> _Task_
Copy out the data below, all of it, exactly.

[Opening Data supplied section]

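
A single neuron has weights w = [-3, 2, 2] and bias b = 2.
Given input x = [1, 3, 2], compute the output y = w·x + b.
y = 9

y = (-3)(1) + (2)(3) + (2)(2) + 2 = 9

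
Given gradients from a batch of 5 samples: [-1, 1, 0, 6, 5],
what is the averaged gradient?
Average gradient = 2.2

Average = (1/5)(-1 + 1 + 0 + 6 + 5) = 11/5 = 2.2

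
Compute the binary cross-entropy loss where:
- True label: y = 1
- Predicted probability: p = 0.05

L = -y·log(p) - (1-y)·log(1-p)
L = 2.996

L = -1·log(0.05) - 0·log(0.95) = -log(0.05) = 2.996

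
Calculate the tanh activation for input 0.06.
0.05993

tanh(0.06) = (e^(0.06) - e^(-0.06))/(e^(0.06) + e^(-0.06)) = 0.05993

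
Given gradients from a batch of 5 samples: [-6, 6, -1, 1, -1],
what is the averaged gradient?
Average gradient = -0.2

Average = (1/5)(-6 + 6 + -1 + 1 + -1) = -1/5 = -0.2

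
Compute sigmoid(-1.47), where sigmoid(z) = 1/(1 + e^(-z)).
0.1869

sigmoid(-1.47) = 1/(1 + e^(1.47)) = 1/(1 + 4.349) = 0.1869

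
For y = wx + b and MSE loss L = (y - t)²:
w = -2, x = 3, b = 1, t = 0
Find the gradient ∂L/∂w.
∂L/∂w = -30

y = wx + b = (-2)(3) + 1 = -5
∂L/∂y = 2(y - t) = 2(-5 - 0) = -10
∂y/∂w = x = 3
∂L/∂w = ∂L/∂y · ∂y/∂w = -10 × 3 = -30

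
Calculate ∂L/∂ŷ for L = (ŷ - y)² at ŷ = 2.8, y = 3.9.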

[Closing Data supplied section]

> _Task solution_
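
A single neuron has weights w = [-3, 2, 2] and bias b = 2.
Given input x = [1, 3, 2], compute the output y = w·x + b.
y = 9

y = (-3)(1) + (2)(3) + (2)(2) + 2 = 9

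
Given gradients from a batch of 5 samples: [-1, 1, 0, 6, 5],
what is the averaged gradient?
Average gradient = 2.2

Average = (1/5)(-1 + 1 + 0 + 6 + 5) = 11/5 = 2.2

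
Compute the binary cross-entropy loss where:
- True label: y = 1
- Predicted probability: p = 0.05

L = -y·log(p) - (1-y)·log(1-p)
L = 2.996

L = -1·log(0.05) - 0·log(0.95) = -log(0.05) = 2.996

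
Calculate the tanh activation for input 0.06.
0.05993

tanh(0.06) = (e^(0.06) - e^(-0.06))/(e^(0.06) + e^(-0.06)) = 0.05993

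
Given gradients from a batch of 5 samples: [-6, 6, -1, 1, -1],
what is the averaged gradient?
Average gradient = -0.2

Average = (1/5)(-6 + 6 + -1 + 1 + -1) = -1/5 = -0.2

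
Compute sigmoid(-1.47), where sigmoid(z) = 1/(1 + e^(-z)).
0.1869

sigmoid(-1.47) = 1/(1 + e^(1.47)) = 1/(1 + 4.349) = 0.1869

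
For y = wx + b and MSE loss L = (y - t)²:
w = -2, x = 3, b = 1, t = 0
Find the gradient ∂L/∂w.
∂L/∂w = -30

y = wx + b = (-2)(3) + 1 = -5
∂L/∂y = 2(y - t) = 2(-5 - 0) = -10
∂y/∂w = x = 3
∂L/∂w = ∂L/∂y · ∂y/∂w = -10 × 3 = -30

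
Calculate ∂L/∂ŷ for L = (ŷ - y)² at ŷ = 2.8, y = 3.9.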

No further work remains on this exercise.